Your task => When you reach the entries below, transcribe each one exactly as it stands.

==== Source information ====

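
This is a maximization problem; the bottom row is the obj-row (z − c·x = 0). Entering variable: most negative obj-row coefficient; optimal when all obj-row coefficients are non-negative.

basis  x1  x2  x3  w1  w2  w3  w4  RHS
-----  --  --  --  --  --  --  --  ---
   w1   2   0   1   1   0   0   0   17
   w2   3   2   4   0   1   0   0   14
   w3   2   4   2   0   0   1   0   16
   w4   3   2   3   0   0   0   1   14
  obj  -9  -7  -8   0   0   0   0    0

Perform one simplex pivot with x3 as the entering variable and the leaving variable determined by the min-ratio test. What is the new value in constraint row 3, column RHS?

9

Ratio test on column x3 — row 1: 17/1 = 17; row 2: 14/4 = 7/2; row 3: 16/2 = 8; row 4: 14/3 = 14/3. Minimum is 7/2 at row 2 (w2 leaves); pivot element 4.
Divide row 2 by 4; eliminate column x3 from the other rows.
Row 3 update in column RHS: 16 − 2·(7/2) = 9.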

====

Exercise result =>
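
This is a maximization problem; the bottom row is the obj-row (z − c·x = 0). Entering variable: most negative obj-row coefficient; optimal when all obj-row coefficients are non-negative.

basis  x1  x2  x3  w1  w2  w3  w4  RHS
-----  --  --  --  --  --  --  --  ---
   w1   2   0   1   1   0   0   0   17
   w2   3   2   4   0   1   0   0   14
   w3   2   4   2   0   0   1   0   16
   w4   3   2   3   0   0   0   1   14
  obj  -9  -7  -8   0   0   0   0    0

Perform one simplex pivot with x3 as the entering variable and the leaving variable determined by the min-ratio test. What is the new value in constraint row 3, column RHS?

9

Ratio test on column x3 — row 1: 17/1 = 17; row 2: 14/4 = 7/2; row 3: 16/2 = 8; row 4: 14/3 = 14/3. Minimum is 7/2 at row 2 (w2 leaves); pivot element 4.
Divide row 2 by 4; eliminate column x3 from the other rows.
Row 3 update in column RHS: 16 − 2·(7/2) = 9.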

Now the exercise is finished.